=== Begin Enclosure ===

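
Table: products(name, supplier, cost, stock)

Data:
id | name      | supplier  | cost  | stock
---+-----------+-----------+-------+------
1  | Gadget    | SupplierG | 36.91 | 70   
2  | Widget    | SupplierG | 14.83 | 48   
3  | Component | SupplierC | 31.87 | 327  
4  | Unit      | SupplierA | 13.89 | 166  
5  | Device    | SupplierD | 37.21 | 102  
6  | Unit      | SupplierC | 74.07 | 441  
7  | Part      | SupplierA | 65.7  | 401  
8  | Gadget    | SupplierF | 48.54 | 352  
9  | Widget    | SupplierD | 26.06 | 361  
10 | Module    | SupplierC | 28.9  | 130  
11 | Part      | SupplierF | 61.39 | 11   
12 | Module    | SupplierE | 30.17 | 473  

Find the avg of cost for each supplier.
SELECT supplier, AVG(cost) as result
FROM products
GROUP BY supplier

Result:
  SupplierA: 39.80
  SupplierC: 44.95
  SupplierD: 31.64
  SupplierE: 30.17
  SupplierF: 54.97
  SupplierG: 25.87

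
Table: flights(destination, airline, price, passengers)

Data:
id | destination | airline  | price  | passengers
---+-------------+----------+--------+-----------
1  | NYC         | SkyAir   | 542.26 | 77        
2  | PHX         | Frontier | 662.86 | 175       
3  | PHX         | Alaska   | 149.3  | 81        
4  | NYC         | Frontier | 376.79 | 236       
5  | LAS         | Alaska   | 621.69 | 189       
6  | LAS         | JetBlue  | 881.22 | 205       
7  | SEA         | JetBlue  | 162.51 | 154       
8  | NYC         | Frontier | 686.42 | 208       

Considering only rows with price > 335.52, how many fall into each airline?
SELECT airline, COUNT(*)
FROM flights
WHERE price > 335.52
GROUP BY airline

Note: WHERE filters rows before grouping.

Result:
  Alaska: 1
  Frontier: 3
  JetBlue: 1
  SkyAir: 1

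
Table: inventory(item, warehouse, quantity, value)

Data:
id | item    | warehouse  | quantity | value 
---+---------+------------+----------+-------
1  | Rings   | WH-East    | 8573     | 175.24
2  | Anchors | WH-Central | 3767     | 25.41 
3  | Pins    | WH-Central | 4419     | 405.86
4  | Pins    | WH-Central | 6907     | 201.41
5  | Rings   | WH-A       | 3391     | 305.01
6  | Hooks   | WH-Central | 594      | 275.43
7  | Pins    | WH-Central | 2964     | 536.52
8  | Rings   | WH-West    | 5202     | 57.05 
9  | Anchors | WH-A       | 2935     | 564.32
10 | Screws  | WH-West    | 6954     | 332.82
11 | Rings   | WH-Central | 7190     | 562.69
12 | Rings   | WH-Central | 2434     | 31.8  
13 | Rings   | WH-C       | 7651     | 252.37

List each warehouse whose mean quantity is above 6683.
SELECT warehouse, AVG(quantity)
FROM inventory
GROUP BY warehouse
HAVING AVG(quantity) > 6683

Result:
  WH-C: avg=7651.00
  WH-East: avg=8573.00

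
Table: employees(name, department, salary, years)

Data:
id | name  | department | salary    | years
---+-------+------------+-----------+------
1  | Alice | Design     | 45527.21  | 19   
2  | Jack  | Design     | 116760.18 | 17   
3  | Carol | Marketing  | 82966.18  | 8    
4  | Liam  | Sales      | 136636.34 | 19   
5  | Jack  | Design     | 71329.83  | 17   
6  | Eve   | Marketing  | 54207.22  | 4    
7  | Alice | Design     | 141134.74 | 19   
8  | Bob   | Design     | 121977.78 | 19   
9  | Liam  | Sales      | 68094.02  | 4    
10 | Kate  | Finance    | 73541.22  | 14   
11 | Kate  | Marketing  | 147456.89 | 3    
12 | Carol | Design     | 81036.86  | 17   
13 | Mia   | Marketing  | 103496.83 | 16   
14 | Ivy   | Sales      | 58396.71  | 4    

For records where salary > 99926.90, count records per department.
SELECT department, COUNT(*)
FROM employees
WHERE salary > 99926.90
GROUP BY department

Note: WHERE filters rows before grouping.

Result:
  Design: 3
  Marketing: 2
  Sales: 1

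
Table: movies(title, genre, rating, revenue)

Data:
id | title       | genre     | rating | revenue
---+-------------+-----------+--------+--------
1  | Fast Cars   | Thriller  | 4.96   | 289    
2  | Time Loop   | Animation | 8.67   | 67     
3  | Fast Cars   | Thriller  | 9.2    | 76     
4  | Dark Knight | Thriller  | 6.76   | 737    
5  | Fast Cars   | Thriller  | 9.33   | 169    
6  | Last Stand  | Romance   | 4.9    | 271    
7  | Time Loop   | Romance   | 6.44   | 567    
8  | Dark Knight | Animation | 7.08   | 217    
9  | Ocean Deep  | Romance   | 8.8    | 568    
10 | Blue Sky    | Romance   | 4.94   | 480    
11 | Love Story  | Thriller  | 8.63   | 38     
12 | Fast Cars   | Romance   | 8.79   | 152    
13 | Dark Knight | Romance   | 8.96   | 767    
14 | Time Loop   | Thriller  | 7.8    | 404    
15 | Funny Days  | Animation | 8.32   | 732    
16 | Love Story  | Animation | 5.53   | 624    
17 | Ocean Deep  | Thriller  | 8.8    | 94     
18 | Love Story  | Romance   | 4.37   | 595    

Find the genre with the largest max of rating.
SELECT genre, MAX(rating) as val
FROM movies
GROUP BY genre
ORDER BY val DESC
LIMIT 1

Result: Thriller with max(rating) = 9.33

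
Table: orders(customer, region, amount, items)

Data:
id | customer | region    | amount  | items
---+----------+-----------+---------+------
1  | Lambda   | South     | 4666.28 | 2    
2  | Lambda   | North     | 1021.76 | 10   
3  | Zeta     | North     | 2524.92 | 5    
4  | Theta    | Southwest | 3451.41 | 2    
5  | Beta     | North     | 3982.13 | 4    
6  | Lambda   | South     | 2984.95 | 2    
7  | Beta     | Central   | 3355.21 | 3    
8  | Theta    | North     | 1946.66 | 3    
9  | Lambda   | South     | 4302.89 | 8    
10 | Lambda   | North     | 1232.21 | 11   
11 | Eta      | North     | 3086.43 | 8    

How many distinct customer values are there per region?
SELECT region, COUNT(DISTINCT customer)
FROM orders
GROUP BY region

Result:
  Central: 1 distinct
  North: 5 distinct
  South: 1 distinct
  Southwest: 1 distinct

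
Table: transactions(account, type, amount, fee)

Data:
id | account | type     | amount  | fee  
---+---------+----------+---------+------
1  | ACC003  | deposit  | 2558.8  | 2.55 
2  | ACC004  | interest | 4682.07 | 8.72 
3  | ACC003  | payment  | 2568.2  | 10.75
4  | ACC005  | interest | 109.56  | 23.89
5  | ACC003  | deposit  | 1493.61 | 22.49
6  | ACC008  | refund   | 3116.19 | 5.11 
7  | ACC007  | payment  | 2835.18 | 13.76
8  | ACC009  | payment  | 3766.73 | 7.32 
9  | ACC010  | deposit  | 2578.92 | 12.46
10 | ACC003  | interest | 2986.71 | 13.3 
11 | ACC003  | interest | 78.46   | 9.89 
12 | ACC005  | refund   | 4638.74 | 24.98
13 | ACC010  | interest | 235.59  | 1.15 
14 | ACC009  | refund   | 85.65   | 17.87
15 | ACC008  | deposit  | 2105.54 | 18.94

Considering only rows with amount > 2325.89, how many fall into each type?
SELECT type, COUNT(*)
FROM transactions
WHERE amount > 2325.89
GROUP BY type

Note: WHERE filters rows before grouping.

Result:
  deposit: 2
  interest: 2
  payment: 3
  refund: 2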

=== End Enclosure ===

*EXERCISE PROMPT:* Output each line of the listing in which the string "Widget" is found.

*RESPONSE AREA:*
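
2  | Widget    | SupplierG | 14.83 | 48   
9  | Widget    | SupplierD | 26.06 | 361  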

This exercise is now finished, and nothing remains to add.